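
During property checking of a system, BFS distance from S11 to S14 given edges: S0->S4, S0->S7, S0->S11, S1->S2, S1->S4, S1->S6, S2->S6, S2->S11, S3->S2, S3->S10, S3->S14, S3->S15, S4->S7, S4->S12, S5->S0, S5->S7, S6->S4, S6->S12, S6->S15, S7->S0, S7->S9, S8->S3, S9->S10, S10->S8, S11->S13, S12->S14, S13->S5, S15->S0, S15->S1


BFS layer-by-layer from S11:
  dist 0: {S11}
  dist 1: {S13}
  dist 2: {S5}
  dist 3: {S0, S7}
  dist 4: {S4, S9}
  dist 5: {S10, S12}
  dist 6: {S8, S14}
  -> S14 reached at distance 6
Shortest path length = 6

6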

☆ ☆ ☆ ☆ ☆

**WHAT IS REQUIRED:** Nothing in the records may change; write them out again in full.

**ANSWER TO THIS PROBLEM:**
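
During property checking of a system, BFS distance from S11 to S14 given edges: S0->S4, S0->S7, S0->S11, S1->S2, S1->S4, S1->S6, S2->S6, S2->S11, S3->S2, S3->S10, S3->S14, S3->S15, S4->S7, S4->S12, S5->S0, S5->S7, S6->S4, S6->S12, S6->S15, S7->S0, S7->S9, S8->S3, S9->S10, S10->S8, S11->S13, S12->S14, S13->S5, S15->S0, S15->S1


BFS layer-by-layer from S11:
  dist 0: {S11}
  dist 1: {S13}
  dist 2: {S5}
  dist 3: {S0, S7}
  dist 4: {S4, S9}
  dist 5: {S10, S12}
  dist 6: {S8, S14}
  -> S14 reached at distance 6
Shortest path length = 6

6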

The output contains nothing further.